Source material:
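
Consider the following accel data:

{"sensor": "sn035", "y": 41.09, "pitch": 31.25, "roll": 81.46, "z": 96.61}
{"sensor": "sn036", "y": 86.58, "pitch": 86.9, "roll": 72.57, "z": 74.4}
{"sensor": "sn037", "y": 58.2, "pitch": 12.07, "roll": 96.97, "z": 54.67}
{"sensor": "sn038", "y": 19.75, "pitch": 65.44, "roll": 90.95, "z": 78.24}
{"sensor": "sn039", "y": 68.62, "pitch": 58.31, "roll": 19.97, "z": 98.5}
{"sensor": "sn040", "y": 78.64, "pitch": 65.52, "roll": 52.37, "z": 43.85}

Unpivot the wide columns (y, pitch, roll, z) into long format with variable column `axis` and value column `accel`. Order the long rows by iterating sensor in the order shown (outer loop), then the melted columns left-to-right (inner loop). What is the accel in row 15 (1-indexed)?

90.95

24 rows total (6 × 4). Row 15: index ⌊(15-1)/4⌋ = 3 into sensor → sn038; (15-1) mod 4 = 2 into the melted columns → roll.
So row 15 is (sn038, roll, 90.95); accel = 90.95.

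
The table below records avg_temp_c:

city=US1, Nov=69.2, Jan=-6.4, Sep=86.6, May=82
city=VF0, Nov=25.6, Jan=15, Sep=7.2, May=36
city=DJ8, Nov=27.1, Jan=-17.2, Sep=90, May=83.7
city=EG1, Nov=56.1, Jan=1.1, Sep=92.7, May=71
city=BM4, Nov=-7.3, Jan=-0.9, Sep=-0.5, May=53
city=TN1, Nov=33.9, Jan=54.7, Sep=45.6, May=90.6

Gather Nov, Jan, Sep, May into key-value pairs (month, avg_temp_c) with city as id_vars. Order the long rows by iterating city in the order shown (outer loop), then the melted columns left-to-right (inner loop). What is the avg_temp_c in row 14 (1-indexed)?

24 rows total (6 × 4). Row 14: index ⌊(14-1)/4⌋ = 3 into city → EG1; (14-1) mod 4 = 1 into the melted columns → Jan.
So row 14 is (EG1, Jan, 1.1); avg_temp_c = 1.1.

1.1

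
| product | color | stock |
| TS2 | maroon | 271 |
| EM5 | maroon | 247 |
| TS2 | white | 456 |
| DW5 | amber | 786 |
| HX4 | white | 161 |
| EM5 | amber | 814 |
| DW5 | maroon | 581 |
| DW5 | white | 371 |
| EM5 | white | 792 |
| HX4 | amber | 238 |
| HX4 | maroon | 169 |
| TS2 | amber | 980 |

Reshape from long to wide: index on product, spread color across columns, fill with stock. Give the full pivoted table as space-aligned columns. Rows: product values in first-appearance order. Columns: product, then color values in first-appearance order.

product  maroon  white  amber
TS2      271     456    980  
EM5      247     792    814  
DW5      581     371    786  
HX4      169     161    238  

Columns: product plus the 3 distinct color values (maroon, white, amber).
For example, row TS2 column maroon takes stock=271 from the long row (TS2, maroon).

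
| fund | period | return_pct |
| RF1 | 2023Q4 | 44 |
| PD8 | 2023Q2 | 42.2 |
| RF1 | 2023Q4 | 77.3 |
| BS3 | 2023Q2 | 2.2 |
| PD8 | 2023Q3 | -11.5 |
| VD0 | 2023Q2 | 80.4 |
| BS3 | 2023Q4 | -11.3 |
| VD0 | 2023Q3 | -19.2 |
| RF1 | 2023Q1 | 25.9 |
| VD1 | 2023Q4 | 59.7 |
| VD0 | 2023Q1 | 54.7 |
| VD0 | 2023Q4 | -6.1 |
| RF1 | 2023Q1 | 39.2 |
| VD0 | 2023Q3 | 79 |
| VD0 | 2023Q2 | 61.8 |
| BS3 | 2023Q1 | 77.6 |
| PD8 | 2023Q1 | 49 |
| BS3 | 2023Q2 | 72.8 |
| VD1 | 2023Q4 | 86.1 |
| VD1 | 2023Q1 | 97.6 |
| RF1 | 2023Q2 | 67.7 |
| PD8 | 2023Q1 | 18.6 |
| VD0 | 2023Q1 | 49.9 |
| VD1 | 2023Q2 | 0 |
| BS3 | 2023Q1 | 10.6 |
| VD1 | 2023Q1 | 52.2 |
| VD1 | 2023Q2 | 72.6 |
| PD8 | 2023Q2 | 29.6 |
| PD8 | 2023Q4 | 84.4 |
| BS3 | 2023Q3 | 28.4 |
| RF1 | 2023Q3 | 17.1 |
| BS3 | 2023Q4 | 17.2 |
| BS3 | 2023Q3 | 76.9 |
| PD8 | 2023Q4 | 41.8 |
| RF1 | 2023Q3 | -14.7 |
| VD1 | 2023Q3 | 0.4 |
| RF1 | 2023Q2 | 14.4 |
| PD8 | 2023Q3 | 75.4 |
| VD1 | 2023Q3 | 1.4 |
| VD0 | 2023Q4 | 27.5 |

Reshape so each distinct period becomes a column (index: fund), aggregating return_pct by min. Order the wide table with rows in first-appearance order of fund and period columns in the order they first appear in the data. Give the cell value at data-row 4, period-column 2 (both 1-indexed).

61.8

With rows in first-appearance order of fund, row 4 is fund=VD0. period columns in first-appearance order: 2023Q4, 2023Q2, 2023Q3, 2023Q1; column 2 is 2023Q2.
Long rows with fund=VD0, period=2023Q2: min(80.4, 61.8) = 61.8.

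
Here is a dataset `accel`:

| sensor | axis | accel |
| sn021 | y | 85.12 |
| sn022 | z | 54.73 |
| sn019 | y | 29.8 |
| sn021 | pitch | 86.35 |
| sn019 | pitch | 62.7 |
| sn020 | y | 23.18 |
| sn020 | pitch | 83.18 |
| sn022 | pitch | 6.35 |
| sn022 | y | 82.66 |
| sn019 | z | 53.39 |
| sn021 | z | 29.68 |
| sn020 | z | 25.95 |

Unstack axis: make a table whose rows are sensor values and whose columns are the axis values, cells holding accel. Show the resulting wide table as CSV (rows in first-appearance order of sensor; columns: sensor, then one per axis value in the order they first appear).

Columns: sensor plus the 3 distinct axis values (y, z, pitch).
For example, row sn021 column y takes accel=85.12 from the long row (sn021, y).

sensor,y,z,pitch
sn021,85.12,29.68,86.35
sn022,82.66,54.73,6.35
sn019,29.8,53.39,62.7
sn020,23.18,25.95,83.18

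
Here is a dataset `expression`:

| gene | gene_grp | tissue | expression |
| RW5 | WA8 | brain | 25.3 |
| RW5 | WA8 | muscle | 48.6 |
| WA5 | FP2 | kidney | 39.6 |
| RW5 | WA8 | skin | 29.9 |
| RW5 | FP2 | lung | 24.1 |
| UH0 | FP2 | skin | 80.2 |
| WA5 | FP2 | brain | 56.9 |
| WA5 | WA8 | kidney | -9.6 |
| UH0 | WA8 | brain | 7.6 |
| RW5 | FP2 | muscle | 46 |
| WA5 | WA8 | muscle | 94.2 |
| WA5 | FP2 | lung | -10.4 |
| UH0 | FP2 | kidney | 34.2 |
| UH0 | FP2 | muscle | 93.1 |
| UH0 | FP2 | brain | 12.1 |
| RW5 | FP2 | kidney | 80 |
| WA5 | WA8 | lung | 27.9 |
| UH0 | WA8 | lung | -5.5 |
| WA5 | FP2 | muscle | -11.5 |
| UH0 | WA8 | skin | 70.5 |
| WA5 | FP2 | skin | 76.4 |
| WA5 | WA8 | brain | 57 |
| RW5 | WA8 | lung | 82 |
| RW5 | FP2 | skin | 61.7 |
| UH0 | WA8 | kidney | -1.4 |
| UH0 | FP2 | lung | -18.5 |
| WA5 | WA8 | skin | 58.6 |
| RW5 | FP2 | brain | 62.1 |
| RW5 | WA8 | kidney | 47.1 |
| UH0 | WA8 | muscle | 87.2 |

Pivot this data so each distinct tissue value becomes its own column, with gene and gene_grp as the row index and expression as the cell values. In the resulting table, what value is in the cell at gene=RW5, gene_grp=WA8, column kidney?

47.1

Wide layout: rows indexed by gene and gene_grp, columns are the 5 distinct tissue values (brain, muscle, kidney, skin, lung).
Cell (gene=RW5, gene_grp=WA8, tissue=kidney) draws from the long row where gene=RW5, gene_grp=WA8 and tissue=kidney, which has expression=47.1.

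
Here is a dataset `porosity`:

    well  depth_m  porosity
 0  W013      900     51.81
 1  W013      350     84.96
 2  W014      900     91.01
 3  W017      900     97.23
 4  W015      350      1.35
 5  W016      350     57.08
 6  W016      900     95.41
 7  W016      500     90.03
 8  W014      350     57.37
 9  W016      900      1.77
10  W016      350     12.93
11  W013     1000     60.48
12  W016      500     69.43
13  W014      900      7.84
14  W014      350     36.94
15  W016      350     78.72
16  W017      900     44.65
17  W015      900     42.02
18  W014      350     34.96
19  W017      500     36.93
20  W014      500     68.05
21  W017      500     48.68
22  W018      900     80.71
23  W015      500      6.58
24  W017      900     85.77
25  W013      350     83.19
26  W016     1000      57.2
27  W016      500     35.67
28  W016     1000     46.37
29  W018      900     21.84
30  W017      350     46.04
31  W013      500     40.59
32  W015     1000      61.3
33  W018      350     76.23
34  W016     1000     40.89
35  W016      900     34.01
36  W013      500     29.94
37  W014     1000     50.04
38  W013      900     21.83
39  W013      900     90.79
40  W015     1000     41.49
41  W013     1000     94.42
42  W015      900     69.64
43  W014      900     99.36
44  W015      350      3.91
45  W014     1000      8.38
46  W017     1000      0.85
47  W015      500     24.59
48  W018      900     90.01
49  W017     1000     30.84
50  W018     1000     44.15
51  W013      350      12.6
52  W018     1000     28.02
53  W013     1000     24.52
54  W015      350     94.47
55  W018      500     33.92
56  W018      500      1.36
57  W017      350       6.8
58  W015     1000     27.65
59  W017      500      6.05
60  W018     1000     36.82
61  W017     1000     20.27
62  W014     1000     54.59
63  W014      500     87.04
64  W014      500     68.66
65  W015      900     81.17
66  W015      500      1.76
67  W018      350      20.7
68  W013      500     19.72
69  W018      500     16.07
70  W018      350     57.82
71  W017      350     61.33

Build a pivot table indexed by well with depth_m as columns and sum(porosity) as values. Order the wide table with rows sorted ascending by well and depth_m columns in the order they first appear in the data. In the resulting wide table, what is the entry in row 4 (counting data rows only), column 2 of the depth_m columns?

148.73

With rows sorted ascending by well, row 4 is well=W016. depth_m columns in first-appearance order: 900, 350, 500, 1000; column 2 is 350.
Long rows with well=W016, depth_m=350: 57.08 + 12.93 + 78.72 = 148.73.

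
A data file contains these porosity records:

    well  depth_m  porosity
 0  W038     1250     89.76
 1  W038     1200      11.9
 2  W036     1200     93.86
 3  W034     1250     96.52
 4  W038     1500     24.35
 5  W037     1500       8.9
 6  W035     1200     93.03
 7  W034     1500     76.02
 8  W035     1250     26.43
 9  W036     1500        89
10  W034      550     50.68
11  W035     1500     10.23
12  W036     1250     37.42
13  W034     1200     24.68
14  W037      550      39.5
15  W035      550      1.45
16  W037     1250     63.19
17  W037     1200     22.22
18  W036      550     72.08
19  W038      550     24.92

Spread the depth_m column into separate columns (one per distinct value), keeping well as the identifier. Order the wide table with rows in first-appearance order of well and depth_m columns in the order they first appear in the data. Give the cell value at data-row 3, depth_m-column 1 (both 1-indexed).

With rows in first-appearance order of well, row 3 is well=W034. depth_m columns in first-appearance order: 1250, 1200, 1500, 550; column 1 is 1250.
Long rows with well=W034, depth_m=1250: porosity = 96.52.

96.52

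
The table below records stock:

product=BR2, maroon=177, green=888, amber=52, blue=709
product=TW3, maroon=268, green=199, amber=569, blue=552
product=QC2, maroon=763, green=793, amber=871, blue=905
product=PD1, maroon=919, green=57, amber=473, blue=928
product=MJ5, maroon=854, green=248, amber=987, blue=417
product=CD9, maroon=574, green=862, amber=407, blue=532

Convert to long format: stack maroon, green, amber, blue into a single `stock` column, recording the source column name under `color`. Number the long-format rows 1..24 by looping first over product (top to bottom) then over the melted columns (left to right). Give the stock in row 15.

24 rows total (6 × 4). Row 15: index ⌊(15-1)/4⌋ = 3 into product → PD1; (15-1) mod 4 = 2 into the melted columns → amber.
So row 15 is (PD1, amber, 473); stock = 473.

473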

Exercise goal:
Print exactly the lines above from the one with "tissue | expression |" to the one with "lung | -5.5 |", including both.

Response for this exercise:
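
| gene | gene_grp | tissue | expression |
| RW5 | WA8 | brain | 25.3 |
| RW5 | WA8 | muscle | 48.6 |
| WA5 | FP2 | kidney | 39.6 |
| RW5 | WA8 | skin | 29.9 |
| RW5 | FP2 | lung | 24.1 |
| UH0 | FP2 | skin | 80.2 |
| WA5 | FP2 | brain | 56.9 |
| WA5 | WA8 | kidney | -9.6 |
| UH0 | WA8 | brain | 7.6 |
| RW5 | FP2 | muscle | 46 |
| WA5 | WA8 | muscle | 94.2 |
| WA5 | FP2 | lung | -10.4 |
| UH0 | FP2 | kidney | 34.2 |
| UH0 | FP2 | muscle | 93.1 |
| UH0 | FP2 | brain | 12.1 |
| RW5 | FP2 | kidney | 80 |
| WA5 | WA8 | lung | 27.9 |
| UH0 | WA8 | lung | -5.5 |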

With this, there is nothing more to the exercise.